*** Opening of Provided material ***

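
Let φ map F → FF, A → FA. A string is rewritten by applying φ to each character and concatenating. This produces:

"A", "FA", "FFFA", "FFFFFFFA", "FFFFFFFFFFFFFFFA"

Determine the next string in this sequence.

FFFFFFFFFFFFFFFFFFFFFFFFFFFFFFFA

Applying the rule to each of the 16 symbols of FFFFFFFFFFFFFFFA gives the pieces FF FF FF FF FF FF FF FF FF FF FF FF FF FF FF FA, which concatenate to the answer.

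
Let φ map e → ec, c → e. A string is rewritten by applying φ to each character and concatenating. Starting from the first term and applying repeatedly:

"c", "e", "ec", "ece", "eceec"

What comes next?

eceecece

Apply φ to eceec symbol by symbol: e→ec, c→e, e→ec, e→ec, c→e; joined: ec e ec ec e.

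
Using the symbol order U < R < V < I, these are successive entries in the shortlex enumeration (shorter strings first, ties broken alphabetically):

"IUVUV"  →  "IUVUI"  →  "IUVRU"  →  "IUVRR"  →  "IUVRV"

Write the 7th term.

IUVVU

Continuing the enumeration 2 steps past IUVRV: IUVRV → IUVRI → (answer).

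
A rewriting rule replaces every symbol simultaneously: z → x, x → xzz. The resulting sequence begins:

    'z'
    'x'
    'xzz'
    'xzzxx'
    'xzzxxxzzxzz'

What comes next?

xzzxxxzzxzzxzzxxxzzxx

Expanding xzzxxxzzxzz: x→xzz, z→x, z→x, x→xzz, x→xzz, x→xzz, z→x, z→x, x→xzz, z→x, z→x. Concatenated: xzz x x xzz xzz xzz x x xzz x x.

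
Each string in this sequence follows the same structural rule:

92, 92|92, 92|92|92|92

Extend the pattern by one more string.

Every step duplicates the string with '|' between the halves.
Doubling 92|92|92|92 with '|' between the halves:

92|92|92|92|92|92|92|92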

*** Close of Provided material ***

• _Brief_
The answer must be every line of the records above that holds the word "character".

• _Solution_
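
Let φ map F → FF, A → FA. A string is rewritten by applying φ to each character and concatenating. This produces:
Let φ map e → ec, c → e. A string is rewritten by applying φ to each character and concatenating. Starting from the first term and applying repeatedly: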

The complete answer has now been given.